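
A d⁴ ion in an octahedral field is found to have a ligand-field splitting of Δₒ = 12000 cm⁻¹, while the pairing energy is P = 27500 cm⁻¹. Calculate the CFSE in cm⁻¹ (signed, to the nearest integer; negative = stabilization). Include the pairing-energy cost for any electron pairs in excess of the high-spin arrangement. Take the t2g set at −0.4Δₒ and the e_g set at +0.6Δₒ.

-7200

Δₒ < P, so pairing is avoided: the ground state is high-spin.
Configuration: t2g^3 e_g^1.
Orbital CFSE = -0.6Δₒ = -0.6 × 12000 = -7200 cm⁻¹.
High-spin has no excess pairs, so no pairing correction applies.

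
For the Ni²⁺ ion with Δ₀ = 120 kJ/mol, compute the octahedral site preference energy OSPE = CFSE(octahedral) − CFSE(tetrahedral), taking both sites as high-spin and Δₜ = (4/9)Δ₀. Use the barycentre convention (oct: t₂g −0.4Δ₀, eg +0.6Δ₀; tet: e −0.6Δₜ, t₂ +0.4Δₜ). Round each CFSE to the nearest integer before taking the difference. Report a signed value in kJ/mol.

-101

Ni²⁺: group 10, so d-count = 10 − 2 = 8.
Octahedral (high-spin): t₂g⁶ eg², CFSE = 6(−0.4) + 2(+0.6) = -1.2Δ₀ = -1.2 × 120 = -144 kJ/mol.
Tetrahedral: e⁴ t₂⁴, CFSE = 4(−0.6) + 4(+0.4) = -0.8Δₜ = -0.8 × (4/9) × 120 = -43 kJ/mol.
OSPE = -144 − (-43) = -101 kJ/mol.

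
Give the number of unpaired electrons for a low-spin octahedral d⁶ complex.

0

Configuration: t2g^6 e_g^0, giving 0 unpaired electrons.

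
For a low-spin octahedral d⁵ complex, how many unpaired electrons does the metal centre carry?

Configuration: t₂g⁵ eg⁰, giving 1 unpaired electron.

1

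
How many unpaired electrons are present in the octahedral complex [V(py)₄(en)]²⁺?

Ligand charges: 4×(+0) from py and 1×(+0) from en sum to +0; with overall charge +2, V is +2.
V is in group 5, so V²⁺ is d³ (5 − 2 = 3).
Configuration: t₂g³ eg⁰, giving 3 unpaired electrons.

3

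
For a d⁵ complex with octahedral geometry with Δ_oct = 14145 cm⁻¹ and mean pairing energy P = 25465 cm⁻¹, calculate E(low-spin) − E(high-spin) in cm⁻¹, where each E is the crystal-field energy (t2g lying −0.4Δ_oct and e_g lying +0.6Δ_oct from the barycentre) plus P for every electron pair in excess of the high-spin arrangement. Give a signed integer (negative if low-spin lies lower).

High-spin d⁵ fills as t2g^3 e_g^2 with CFSE 3(−0.4) + 2(+0.6) = 0.0Δ_oct = 0 cm⁻¹.
For low-spin the configuration is t2g^5 e_g^0: orbital energy -2.0 × 14145 = -28290 cm⁻¹, and 2 additional pairs relative to high-spin add 50930 cm⁻¹, giving 22640 cm⁻¹.
Thus E(LS) − E(HS) = 22640 cm⁻¹.

22640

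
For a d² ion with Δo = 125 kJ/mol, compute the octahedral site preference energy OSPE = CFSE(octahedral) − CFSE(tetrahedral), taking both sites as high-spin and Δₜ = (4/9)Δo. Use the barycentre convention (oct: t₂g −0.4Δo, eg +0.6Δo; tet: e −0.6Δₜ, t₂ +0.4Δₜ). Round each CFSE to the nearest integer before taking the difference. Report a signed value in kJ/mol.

Octahedral high-spin t₂g² eg⁰: CFSE = -0.8 × 125 = -100 kJ/mol.
In a tetrahedral site the filling is e² t₂⁰: CFSE(tet) = -1.2Δₜ = -1.2 × (4/9)(125) = -67 kJ/mol.
OSPE = CFSE(oct) − CFSE(tet) = -100 − (-67) = -33 kJ/mol.

-33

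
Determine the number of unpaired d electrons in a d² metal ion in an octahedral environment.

For octahedral d² the high- and low-spin configurations coincide.
Configuration: t₂g² eg⁰, giving 2 unpaired electrons.

2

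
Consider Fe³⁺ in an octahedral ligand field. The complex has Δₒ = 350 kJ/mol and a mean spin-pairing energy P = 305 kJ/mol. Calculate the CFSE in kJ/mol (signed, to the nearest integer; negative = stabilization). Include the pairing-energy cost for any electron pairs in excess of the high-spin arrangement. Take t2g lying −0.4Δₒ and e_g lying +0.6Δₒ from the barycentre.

-90

Fe sits in group 8; removing 3 electrons leaves Fe³⁺ with 8 − 3 = 5 d electrons.
With Δₒ > P the complex is low-spin.
Filling d⁵ accordingly: t2g^5 e_g^0.
Orbital CFSE = -2.0Δₒ = -2.0 × 350 = -700 kJ/mol.
Excess pairs vs high-spin: 2 − 0 = 2; pairing cost = +610 kJ/mol.
Net CFSE = -700 + 610 = -90 kJ/mol.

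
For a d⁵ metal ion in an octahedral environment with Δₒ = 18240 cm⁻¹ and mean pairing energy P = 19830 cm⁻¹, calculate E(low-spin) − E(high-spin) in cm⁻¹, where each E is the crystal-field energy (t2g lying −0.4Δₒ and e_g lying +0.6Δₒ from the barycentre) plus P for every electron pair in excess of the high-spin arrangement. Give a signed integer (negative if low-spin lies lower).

3180

High-spin: t2g^3 e_g^2, CFSE = 0.0Δₒ = 0 cm⁻¹.
Low-spin: t2g^5 e_g^0, orbital CFSE = -2.0Δₒ = -36480 cm⁻¹; plus 2 excess pairs × P = +39660 cm⁻¹; total 3180 cm⁻¹.
E(LS) − E(HS) = 3180 − (0) = 3180 cm⁻¹.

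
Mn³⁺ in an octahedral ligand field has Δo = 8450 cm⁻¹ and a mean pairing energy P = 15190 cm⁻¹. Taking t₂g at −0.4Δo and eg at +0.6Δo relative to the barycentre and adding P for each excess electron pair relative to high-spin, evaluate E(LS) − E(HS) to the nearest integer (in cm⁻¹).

Mn³⁺: group 7, so d-count = 7 − 3 = 4.
High-spin d⁴ fills as t₂g³ eg¹ with CFSE 3(−0.4) + 1(+0.6) = -0.6Δo = -5070 cm⁻¹.
Low-spin t₂g⁴ eg⁰ gives -1.6Δo = -13520 cm⁻¹, but forming 1 extra pair costs 1P = 15190 cm⁻¹, so E(LS) = -13520 + 15190 = 1670 cm⁻¹.
E(LS) − E(HS) = 1670 − (-5070) = 6740 cm⁻¹.

6740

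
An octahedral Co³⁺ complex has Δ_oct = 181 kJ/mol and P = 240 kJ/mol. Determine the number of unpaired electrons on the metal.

Co sits in group 9; removing 3 electrons leaves Co³⁺ with 9 − 3 = 6 d electrons.
Δ_oct < P, so pairing is avoided: the ground state is high-spin.
Filling d⁶ accordingly: t2g^4 e_g^2.
Unpaired electrons: 4.

4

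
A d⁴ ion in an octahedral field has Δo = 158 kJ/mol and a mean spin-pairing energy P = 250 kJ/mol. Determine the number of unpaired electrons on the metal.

4

Here Δo < P (158 < 250), so the high-spin state is favoured.
That gives t2g^3 e_g^1.
Unpaired electrons: 4.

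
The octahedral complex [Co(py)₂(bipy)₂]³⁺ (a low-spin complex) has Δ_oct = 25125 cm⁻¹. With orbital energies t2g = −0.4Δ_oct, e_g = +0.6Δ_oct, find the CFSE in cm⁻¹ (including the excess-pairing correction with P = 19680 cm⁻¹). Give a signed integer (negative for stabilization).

-20940

Ligand charges: 2×(+0) from py and 2×(+0) from bipy sum to +0; with overall charge +3, Co is +3.
Co sits in group 9; removing 3 electrons leaves Co³⁺ with 9 − 3 = 6 d electrons.
Configuration: t2g^6 e_g^0.
Orbital CFSE = 6(-0.4) + 0(0.6) = -2.4Δ_oct = -2.4 × 25125 = -60300 cm⁻¹.
Pairing penalty: 3 pairs vs 1 in the high-spin reference → 2 extra × P = 39360 cm⁻¹.
Combining: -60300 + 39360 = -20940 cm⁻¹.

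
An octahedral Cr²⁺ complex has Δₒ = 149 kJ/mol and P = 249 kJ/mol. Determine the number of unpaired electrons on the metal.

4

Cr²⁺: group 6, so d-count = 6 − 2 = 4.
Here Δₒ < P (149 < 249), so the high-spin state is favoured.
Configuration: t₂g³ eg¹.
Unpaired electrons: 4.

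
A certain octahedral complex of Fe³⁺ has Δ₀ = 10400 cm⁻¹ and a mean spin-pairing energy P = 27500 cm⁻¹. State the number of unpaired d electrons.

Group 8 minus oxidation state +3 gives a d⁵ configuration for Fe³⁺.
With Δ₀ < P the complex is high-spin.
Filling d⁵ accordingly: t2g^3 e_g^2.
Unpaired electrons: 5.

5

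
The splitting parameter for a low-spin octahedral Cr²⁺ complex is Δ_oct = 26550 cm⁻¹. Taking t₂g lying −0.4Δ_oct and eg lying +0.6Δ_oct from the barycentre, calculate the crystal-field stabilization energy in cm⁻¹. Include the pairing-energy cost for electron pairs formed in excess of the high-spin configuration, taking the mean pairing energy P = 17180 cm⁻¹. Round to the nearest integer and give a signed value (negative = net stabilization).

-25300

Group 6 minus oxidation state +2 gives a d⁴ configuration for Cr²⁺.
The d⁴ electrons fill as t₂g⁴ eg⁰.
Orbital CFSE = 4(-0.4) + 0(0.6) = -1.6Δ_oct = -1.6 × 26550 = -42480 cm⁻¹.
Pairing penalty: 1 pair vs 0 in the high-spin reference → 1 extra × P = 17180 cm⁻¹.
Overall CFSE = -42480 + 17180 = -25300 cm⁻¹.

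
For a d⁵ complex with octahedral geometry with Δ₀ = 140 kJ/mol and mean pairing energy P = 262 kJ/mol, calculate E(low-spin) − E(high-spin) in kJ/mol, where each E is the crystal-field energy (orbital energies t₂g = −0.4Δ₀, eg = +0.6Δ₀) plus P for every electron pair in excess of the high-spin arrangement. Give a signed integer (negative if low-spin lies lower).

244

In the high-spin limit (t₂g³ eg²) the orbital term is 0.0Δ₀ = 0 kJ/mol, with no excess pairing.
Low-spin: t₂g⁵ eg⁰, orbital CFSE = -2.0Δ₀ = -280 kJ/mol; plus 2 excess pairs × P = +524 kJ/mol; total 244 kJ/mol.
E(LS) − E(HS) = 244 − (0) = 244 kJ/mol.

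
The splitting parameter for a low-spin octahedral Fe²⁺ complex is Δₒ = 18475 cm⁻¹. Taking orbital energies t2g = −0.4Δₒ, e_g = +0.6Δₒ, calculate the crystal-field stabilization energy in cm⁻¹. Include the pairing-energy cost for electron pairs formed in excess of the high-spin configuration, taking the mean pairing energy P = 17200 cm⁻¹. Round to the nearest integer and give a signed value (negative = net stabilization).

Fe is in group 8, so Fe²⁺ is d⁶ (8 − 2 = 6).
Electron filling gives t2g^6 e_g^0.
CFSE(orbital) = 6×(-0.4Δₒ) + 0×(0.6Δₒ) = -2.4Δₒ; with Δₒ = 18475 cm⁻¹ that is -44340 cm⁻¹.
Pairing penalty: 3 pairs vs 1 in the high-spin reference → 2 extra × P = 34400 cm⁻¹.
Net CFSE = -44340 + 34400 = -9940 cm⁻¹.

-9940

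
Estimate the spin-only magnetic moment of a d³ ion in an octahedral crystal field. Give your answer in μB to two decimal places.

For octahedral d³ the high- and low-spin configurations coincide.
Configuration: t₂g³ eg⁰ → 3 unpaired electrons.
μ(spin-only) = √[3(3+2)] = √15 ≈ 3.87 μB.

3.87 μB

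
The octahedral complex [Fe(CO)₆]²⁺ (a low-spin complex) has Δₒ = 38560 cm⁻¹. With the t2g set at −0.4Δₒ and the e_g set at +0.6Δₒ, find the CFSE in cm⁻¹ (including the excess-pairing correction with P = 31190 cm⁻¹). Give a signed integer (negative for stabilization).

CO is neutral, so the +2 overall charge sits on Fe: oxidation state +2.
Fe is in group 8, so Fe²⁺ is d⁶ (8 − 2 = 6).
Electron filling gives t2g^6 e_g^0.
The orbital stabilization is -2.4Δₒ = -2.4 × 38560 = -92544 cm⁻¹.
High-spin d⁶ would be t2g^4 e_g^2 with 1 pair; low-spin has 3, so 2 excess pairs cost +2P = +62380 cm⁻¹.
Overall CFSE = -92544 + 62380 = -30164 cm⁻¹.

-30164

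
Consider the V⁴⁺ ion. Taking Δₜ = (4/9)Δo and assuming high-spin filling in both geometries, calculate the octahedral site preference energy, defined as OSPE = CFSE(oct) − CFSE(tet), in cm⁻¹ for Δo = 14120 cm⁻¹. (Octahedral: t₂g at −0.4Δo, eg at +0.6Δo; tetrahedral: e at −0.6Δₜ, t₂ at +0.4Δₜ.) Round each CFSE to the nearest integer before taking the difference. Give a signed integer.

-1883

V is in group 5, so V⁴⁺ is d¹ (5 − 4 = 1).
In an octahedral site d¹ (HS) is t₂g¹ eg⁰, giving CFSE(oct) = -0.4Δo = -5648 cm⁻¹.
Tetrahedral e¹ t₂⁰ gives -0.6Δₜ = -0.6 × (4/9) × 14120 = -3765 cm⁻¹.
OSPE = -5648 − (-3765) = -1883 cm⁻¹.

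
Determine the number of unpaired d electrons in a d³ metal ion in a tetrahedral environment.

Tetrahedral splitting is small, so the complex is high-spin.
Configuration: e^2 t2^1, giving 3 unpaired electrons.

3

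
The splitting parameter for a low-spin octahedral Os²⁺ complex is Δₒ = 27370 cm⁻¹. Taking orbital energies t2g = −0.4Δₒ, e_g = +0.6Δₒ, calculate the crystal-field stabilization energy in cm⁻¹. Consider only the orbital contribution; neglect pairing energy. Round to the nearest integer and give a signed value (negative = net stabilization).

Os sits in group 8; removing 2 electrons leaves Os²⁺ with 8 − 2 = 6 d electrons.
Configuration: t2g^6 e_g^0.
The orbital stabilization is -2.4Δₒ = -2.4 × 27370 = -65688 cm⁻¹.

-65688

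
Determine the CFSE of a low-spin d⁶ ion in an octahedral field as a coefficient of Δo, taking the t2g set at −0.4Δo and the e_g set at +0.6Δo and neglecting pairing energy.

-2.4 Δo

Configuration: t2g^6 e_g^0.
CFSE = 6(-0.4Δo) + 0(0.6Δo) = -2.4Δo + 0.0Δo = -2.4Δo.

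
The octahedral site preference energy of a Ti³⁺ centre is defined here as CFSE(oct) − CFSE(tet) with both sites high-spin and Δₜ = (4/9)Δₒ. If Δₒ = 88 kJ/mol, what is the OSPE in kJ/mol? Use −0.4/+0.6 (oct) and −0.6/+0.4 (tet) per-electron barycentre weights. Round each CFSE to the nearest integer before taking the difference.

-12

Ti³⁺: group 4, so d-count = 4 − 3 = 1.
Octahedral (high-spin): t₂g¹ eg⁰, CFSE = 1(−0.4) + 0(+0.6) = -0.4Δₒ = -0.4 × 88 = -35 kJ/mol.
In a tetrahedral site the filling is e¹ t₂⁰: CFSE(tet) = -0.6Δₜ = -0.6 × (4/9)(88) = -23 kJ/mol.
OSPE = CFSE(oct) − CFSE(tet) = -35 − (-23) = -12 kJ/mol.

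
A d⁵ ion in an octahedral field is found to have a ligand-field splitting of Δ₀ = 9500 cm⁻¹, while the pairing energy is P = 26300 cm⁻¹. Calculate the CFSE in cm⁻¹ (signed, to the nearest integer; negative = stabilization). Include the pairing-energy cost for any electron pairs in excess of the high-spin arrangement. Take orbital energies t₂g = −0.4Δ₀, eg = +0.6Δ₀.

With Δ₀ < P the complex is high-spin.
That gives t₂g³ eg².
Orbital CFSE = 0.0Δ₀ = 0.0 × 9500 = 0 cm⁻¹.
High-spin has no excess pairs, so no pairing correction applies.

0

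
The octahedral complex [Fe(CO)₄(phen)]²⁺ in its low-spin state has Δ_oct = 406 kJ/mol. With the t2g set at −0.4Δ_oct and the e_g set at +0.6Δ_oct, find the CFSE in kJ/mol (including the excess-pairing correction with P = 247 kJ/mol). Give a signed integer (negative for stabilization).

Ligand charges: 4×(+0) from CO and 1×(+0) from phen sum to +0; with overall charge +2, Fe is +2.
Fe²⁺: group 8, so d-count = 8 − 2 = 6.
The d⁶ electrons fill as t2g^6 e_g^0.
CFSE(orbital) = 6×(-0.4Δ_oct) + 0×(0.6Δ_oct) = -2.4Δ_oct; with Δ_oct = 406 kJ/mol that is -974 kJ/mol.
Pairing penalty: 3 pairs vs 1 in the high-spin reference → 2 extra × P = 494 kJ/mol.
Combining: -974 + 494 = -480 kJ/mol.

-480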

------------------------

■ **The task**
Set down each line from the line containing "The octahedral complex [Fe(CO)₄(phen)]²⁺" through the final line of the data, exactly and with nothing added.

■ **Written response**
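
The octahedral complex [Fe(CO)₄(phen)]²⁺ in its low-spin state has Δ_oct = 406 kJ/mol. With the t2g set at −0.4Δ_oct and the e_g set at +0.6Δ_oct, find the CFSE in kJ/mol (including the excess-pairing correction with P = 247 kJ/mol). Give a signed integer (negative for stabilization).

Ligand charges: 4×(+0) from CO and 1×(+0) from phen sum to +0; with overall charge +2, Fe is +2.
Fe²⁺: group 8, so d-count = 8 − 2 = 6.
The d⁶ electrons fill as t2g^6 e_g^0.
CFSE(orbital) = 6×(-0.4Δ_oct) + 0×(0.6Δ_oct) = -2.4Δ_oct; with Δ_oct = 406 kJ/mol that is -974 kJ/mol.
Pairing penalty: 3 pairs vs 1 in the high-spin reference → 2 extra × P = 494 kJ/mol.
Combining: -974 + 494 = -480 kJ/mol.

-480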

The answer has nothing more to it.